# About this task
Return every line of the data exactly as it appears.

Collected data
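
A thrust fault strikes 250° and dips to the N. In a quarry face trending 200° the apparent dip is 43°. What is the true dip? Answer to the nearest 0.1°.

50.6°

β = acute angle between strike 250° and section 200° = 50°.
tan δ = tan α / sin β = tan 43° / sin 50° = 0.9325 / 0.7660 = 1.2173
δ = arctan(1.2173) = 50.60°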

# Response
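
A thrust fault strikes 250° and dips to the N. In a quarry face trending 200° the apparent dip is 43°. What is the true dip? Answer to the nearest 0.1°.

50.6°

β = acute angle between strike 250° and section 200° = 50°.
tan δ = tan α / sin β = tan 43° / sin 50° = 0.9325 / 0.7660 = 1.2173
δ = arctan(1.2173) = 50.60°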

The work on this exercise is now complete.